* TASK PROMPT
Every line of the material is to be duplicated precisely.

*** RECORDS SHOWN ***

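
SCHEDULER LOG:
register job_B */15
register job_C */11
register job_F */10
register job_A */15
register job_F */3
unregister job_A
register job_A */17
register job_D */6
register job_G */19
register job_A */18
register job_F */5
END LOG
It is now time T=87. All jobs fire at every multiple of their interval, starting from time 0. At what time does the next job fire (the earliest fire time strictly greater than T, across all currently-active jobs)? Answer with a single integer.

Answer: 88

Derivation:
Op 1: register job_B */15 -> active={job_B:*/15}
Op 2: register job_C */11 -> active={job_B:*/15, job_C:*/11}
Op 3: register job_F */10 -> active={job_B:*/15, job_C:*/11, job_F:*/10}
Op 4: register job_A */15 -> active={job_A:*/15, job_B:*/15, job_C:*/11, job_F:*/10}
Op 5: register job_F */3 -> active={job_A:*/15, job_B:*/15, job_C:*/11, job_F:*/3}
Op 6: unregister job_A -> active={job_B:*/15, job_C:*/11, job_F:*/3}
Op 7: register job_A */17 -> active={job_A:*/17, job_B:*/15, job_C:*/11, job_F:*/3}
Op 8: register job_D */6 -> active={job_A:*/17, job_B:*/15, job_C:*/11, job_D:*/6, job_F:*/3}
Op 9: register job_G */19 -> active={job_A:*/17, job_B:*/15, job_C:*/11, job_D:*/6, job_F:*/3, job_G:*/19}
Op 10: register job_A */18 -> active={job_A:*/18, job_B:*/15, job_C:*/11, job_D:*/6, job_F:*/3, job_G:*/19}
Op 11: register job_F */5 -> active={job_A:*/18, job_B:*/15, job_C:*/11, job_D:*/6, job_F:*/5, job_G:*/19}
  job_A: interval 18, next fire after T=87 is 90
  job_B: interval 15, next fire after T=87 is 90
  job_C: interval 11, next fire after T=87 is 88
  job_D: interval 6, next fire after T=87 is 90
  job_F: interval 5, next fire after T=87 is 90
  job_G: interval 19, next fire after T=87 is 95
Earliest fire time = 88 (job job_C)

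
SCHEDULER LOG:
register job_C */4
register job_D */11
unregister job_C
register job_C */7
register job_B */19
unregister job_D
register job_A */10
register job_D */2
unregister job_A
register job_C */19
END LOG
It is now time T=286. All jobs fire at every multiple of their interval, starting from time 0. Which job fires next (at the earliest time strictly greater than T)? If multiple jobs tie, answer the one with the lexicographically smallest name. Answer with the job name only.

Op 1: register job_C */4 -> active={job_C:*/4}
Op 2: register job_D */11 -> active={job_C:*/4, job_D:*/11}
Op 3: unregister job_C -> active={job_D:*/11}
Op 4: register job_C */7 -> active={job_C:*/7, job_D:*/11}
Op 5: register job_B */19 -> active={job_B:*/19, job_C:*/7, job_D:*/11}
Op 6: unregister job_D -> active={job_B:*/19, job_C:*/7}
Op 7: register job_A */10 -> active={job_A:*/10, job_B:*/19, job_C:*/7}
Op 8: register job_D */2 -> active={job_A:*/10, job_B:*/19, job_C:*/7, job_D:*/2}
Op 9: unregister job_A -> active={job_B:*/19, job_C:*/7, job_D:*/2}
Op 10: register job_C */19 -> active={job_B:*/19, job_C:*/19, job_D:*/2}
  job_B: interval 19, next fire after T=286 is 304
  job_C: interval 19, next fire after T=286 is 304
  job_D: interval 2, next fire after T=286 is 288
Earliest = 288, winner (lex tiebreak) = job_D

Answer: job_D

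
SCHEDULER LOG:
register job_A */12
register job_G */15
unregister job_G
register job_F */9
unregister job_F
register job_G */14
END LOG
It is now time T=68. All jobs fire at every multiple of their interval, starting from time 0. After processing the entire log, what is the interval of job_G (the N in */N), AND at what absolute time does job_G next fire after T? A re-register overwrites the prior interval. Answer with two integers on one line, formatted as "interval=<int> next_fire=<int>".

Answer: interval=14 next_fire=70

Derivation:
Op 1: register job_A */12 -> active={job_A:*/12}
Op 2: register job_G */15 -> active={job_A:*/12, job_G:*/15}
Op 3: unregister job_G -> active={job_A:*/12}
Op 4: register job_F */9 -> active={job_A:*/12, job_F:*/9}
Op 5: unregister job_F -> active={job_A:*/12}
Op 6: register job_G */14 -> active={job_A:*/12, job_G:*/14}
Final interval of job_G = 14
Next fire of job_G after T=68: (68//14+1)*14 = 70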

*** End of RECORDS SHOWN ***

* TASK RESULT
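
SCHEDULER LOG:
register job_B */15
register job_C */11
register job_F */10
register job_A */15
register job_F */3
unregister job_A
register job_A */17
register job_D */6
register job_G */19
register job_A */18
register job_F */5
END LOG
It is now time T=87. All jobs fire at every multiple of their interval, starting from time 0. At what time does the next job fire (the earliest fire time strictly greater than T, across all currently-active jobs)? Answer with a single integer.

Answer: 88

Derivation:
Op 1: register job_B */15 -> active={job_B:*/15}
Op 2: register job_C */11 -> active={job_B:*/15, job_C:*/11}
Op 3: register job_F */10 -> active={job_B:*/15, job_C:*/11, job_F:*/10}
Op 4: register job_A */15 -> active={job_A:*/15, job_B:*/15, job_C:*/11, job_F:*/10}
Op 5: register job_F */3 -> active={job_A:*/15, job_B:*/15, job_C:*/11, job_F:*/3}
Op 6: unregister job_A -> active={job_B:*/15, job_C:*/11, job_F:*/3}
Op 7: register job_A */17 -> active={job_A:*/17, job_B:*/15, job_C:*/11, job_F:*/3}
Op 8: register job_D */6 -> active={job_A:*/17, job_B:*/15, job_C:*/11, job_D:*/6, job_F:*/3}
Op 9: register job_G */19 -> active={job_A:*/17, job_B:*/15, job_C:*/11, job_D:*/6, job_F:*/3, job_G:*/19}
Op 10: register job_A */18 -> active={job_A:*/18, job_B:*/15, job_C:*/11, job_D:*/6, job_F:*/3, job_G:*/19}
Op 11: register job_F */5 -> active={job_A:*/18, job_B:*/15, job_C:*/11, job_D:*/6, job_F:*/5, job_G:*/19}
  job_A: interval 18, next fire after T=87 is 90
  job_B: interval 15, next fire after T=87 is 90
  job_C: interval 11, next fire after T=87 is 88
  job_D: interval 6, next fire after T=87 is 90
  job_F: interval 5, next fire after T=87 is 90
  job_G: interval 19, next fire after T=87 is 95
Earliest fire time = 88 (job job_C)

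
SCHEDULER LOG:
register job_C */4
register job_D */11
unregister job_C
register job_C */7
register job_B */19
unregister job_D
register job_A */10
register job_D */2
unregister job_A
register job_C */19
END LOG
It is now time T=286. All jobs fire at every multiple of their interval, starting from time 0. Which job fires next (at the earliest time strictly greater than T)? If multiple jobs tie, answer the one with the lexicographically smallest name. Answer with the job name only.

Op 1: register job_C */4 -> active={job_C:*/4}
Op 2: register job_D */11 -> active={job_C:*/4, job_D:*/11}
Op 3: unregister job_C -> active={job_D:*/11}
Op 4: register job_C */7 -> active={job_C:*/7, job_D:*/11}
Op 5: register job_B */19 -> active={job_B:*/19, job_C:*/7, job_D:*/11}
Op 6: unregister job_D -> active={job_B:*/19, job_C:*/7}
Op 7: register job_A */10 -> active={job_A:*/10, job_B:*/19, job_C:*/7}
Op 8: register job_D */2 -> active={job_A:*/10, job_B:*/19, job_C:*/7, job_D:*/2}
Op 9: unregister job_A -> active={job_B:*/19, job_C:*/7, job_D:*/2}
Op 10: register job_C */19 -> active={job_B:*/19, job_C:*/19, job_D:*/2}
  job_B: interval 19, next fire after T=286 is 304
  job_C: interval 19, next fire after T=286 is 304
  job_D: interval 2, next fire after T=286 is 288
Earliest = 288, winner (lex tiebreak) = job_D

Answer: job_D

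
SCHEDULER LOG:
register job_A */12
register job_G */15
unregister job_G
register job_F */9
unregister job_F
register job_G */14
END LOG
It is now time T=68. All jobs fire at every multiple of their interval, starting from time 0. After processing the entire log, what is the interval of job_G (the N in */N), AND at what absolute time does job_G next fire after T? A re-register overwrites the prior interval. Answer with two integers on one line, formatted as "interval=<int> next_fire=<int>".

Answer: interval=14 next_fire=70

Derivation:
Op 1: register job_A */12 -> active={job_A:*/12}
Op 2: register job_G */15 -> active={job_A:*/12, job_G:*/15}
Op 3: unregister job_G -> active={job_A:*/12}
Op 4: register job_F */9 -> active={job_A:*/12, job_F:*/9}
Op 5: unregister job_F -> active={job_A:*/12}
Op 6: register job_G */14 -> active={job_A:*/12, job_G:*/14}
Final interval of job_G = 14
Next fire of job_G after T=68: (68//14+1)*14 = 70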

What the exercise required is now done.